→ **Exercise directions**
Given the records below, would you repeat exactly the lines that begin at the one containing "Compound T, an" and end at the one containing "An investigational antiepileptic", inclusive?

→ **Task data**
════════════════════
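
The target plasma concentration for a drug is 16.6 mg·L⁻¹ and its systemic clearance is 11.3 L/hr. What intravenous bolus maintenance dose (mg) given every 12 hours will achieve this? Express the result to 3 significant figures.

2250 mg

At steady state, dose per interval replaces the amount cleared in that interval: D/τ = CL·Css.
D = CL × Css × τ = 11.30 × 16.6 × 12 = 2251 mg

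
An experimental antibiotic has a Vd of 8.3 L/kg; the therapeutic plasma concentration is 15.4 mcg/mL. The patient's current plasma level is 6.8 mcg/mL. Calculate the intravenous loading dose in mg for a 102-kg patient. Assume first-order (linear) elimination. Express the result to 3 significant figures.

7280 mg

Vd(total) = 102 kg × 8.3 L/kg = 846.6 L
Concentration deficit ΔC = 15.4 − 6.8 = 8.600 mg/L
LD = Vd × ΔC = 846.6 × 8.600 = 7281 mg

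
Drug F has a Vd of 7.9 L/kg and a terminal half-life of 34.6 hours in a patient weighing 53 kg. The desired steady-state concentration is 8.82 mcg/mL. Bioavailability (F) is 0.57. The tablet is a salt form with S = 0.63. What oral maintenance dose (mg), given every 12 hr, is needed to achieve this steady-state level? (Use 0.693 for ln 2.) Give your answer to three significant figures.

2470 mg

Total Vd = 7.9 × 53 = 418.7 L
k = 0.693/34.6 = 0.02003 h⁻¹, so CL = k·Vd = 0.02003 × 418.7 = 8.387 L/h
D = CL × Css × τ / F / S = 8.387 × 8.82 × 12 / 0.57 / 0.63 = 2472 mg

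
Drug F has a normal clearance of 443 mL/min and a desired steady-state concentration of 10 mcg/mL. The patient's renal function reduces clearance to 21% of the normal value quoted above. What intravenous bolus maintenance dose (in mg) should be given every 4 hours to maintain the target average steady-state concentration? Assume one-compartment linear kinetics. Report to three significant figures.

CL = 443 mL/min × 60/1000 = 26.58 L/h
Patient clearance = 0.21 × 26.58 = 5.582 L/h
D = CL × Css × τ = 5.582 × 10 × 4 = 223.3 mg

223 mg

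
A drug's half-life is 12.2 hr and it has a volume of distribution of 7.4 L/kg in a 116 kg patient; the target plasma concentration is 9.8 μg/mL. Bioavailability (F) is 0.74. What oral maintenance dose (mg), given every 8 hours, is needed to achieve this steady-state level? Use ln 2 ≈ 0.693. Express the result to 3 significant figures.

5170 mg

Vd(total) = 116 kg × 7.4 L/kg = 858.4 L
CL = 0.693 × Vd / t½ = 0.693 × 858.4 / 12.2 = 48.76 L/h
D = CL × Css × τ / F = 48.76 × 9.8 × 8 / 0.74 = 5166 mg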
════════════════════
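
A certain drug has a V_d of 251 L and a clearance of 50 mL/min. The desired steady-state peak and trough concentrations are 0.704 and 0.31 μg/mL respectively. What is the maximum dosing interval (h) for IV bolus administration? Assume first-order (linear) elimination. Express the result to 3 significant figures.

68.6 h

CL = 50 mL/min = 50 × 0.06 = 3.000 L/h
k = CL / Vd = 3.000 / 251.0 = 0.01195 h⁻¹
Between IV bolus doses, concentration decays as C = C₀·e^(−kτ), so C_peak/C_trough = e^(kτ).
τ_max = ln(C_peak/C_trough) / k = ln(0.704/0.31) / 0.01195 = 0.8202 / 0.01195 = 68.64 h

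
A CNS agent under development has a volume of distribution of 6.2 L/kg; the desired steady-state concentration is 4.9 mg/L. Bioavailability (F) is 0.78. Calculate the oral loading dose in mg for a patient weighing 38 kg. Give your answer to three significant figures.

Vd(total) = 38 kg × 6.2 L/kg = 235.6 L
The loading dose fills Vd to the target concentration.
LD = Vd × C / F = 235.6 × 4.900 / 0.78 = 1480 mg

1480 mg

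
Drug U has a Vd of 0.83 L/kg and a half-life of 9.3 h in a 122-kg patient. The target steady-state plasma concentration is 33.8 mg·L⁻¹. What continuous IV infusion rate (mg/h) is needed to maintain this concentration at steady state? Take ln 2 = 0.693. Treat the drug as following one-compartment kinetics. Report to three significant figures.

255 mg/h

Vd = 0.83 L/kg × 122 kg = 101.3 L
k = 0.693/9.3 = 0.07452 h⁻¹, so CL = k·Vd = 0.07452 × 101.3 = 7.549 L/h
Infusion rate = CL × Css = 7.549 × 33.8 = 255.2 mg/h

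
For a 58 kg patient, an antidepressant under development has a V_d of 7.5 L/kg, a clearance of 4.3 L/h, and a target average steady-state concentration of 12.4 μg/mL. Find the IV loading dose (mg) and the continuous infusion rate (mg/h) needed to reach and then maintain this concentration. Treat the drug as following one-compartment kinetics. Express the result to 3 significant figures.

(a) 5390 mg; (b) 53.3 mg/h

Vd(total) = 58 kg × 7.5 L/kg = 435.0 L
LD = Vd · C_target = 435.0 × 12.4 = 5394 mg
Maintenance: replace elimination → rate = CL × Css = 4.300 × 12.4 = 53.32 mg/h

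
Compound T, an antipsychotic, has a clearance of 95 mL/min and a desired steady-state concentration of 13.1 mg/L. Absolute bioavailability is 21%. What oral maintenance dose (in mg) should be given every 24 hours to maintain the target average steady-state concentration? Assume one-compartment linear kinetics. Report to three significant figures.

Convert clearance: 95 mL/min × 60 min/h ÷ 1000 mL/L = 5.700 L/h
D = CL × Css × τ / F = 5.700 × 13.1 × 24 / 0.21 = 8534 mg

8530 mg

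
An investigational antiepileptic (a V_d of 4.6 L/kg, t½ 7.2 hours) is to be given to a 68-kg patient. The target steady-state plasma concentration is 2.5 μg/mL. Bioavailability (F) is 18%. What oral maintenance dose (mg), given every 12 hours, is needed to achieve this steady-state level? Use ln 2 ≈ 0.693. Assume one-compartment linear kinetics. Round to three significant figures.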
════════════════════
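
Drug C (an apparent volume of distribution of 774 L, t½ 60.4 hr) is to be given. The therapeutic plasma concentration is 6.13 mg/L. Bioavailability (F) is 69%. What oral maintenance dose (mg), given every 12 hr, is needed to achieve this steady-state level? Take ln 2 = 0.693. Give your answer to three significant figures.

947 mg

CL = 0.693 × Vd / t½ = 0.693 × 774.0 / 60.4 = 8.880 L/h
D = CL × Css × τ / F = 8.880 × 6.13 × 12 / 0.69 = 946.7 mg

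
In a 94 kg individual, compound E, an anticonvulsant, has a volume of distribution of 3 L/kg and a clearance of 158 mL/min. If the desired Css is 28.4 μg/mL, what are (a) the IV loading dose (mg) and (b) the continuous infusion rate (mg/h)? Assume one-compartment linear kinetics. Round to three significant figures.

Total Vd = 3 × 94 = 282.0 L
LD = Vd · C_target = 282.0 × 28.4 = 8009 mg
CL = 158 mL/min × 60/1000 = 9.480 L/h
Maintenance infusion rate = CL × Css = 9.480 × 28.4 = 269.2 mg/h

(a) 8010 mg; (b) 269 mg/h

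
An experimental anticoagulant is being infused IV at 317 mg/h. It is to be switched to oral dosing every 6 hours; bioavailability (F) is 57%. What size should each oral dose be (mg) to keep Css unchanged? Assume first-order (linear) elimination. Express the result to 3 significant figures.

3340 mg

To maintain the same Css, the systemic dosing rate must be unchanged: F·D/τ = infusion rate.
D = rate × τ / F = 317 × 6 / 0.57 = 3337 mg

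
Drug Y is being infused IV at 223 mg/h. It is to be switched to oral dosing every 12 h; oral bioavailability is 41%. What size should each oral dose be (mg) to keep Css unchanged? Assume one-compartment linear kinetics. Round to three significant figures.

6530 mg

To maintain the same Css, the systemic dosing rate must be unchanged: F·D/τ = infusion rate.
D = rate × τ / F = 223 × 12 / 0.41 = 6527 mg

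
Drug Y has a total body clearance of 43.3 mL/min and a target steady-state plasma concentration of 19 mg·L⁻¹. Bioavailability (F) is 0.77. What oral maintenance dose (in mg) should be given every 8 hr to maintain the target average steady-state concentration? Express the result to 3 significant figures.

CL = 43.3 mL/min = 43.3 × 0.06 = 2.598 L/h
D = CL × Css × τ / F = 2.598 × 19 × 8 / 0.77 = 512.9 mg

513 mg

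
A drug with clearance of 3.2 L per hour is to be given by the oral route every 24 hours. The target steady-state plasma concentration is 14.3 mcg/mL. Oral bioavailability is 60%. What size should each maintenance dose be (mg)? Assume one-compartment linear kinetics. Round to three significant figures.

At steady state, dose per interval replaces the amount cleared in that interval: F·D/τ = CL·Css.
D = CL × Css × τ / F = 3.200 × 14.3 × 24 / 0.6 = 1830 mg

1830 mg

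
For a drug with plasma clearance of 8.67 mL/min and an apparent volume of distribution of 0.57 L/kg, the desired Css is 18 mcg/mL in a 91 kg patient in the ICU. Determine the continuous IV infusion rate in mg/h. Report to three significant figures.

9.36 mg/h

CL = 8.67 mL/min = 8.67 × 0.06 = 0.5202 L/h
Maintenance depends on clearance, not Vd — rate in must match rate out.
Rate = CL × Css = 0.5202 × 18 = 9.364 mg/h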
════════════════════
→ **Written response**
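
Compound T, an antipsychotic, has a clearance of 95 mL/min and a desired steady-state concentration of 13.1 mg/L. Absolute bioavailability is 21%. What oral maintenance dose (in mg) should be given every 24 hours to maintain the target average steady-state concentration? Assume one-compartment linear kinetics. Report to three significant figures.

Convert clearance: 95 mL/min × 60 min/h ÷ 1000 mL/L = 5.700 L/h
D = CL × Css × τ / F = 5.700 × 13.1 × 24 / 0.21 = 8534 mg

8530 mg

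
An investigational antiepileptic (a V_d of 4.6 L/kg, t½ 7.2 hours) is to be given to a 68-kg patient. The target steady-state plasma concentration is 2.5 μg/mL. Bioavailability (F) is 18%. What oral maintenance dose (mg), given every 12 hours, is needed to achieve this steady-state level? Use ln 2 ≈ 0.693. Assume one-compartment linear kinetics. Round to three significant figures.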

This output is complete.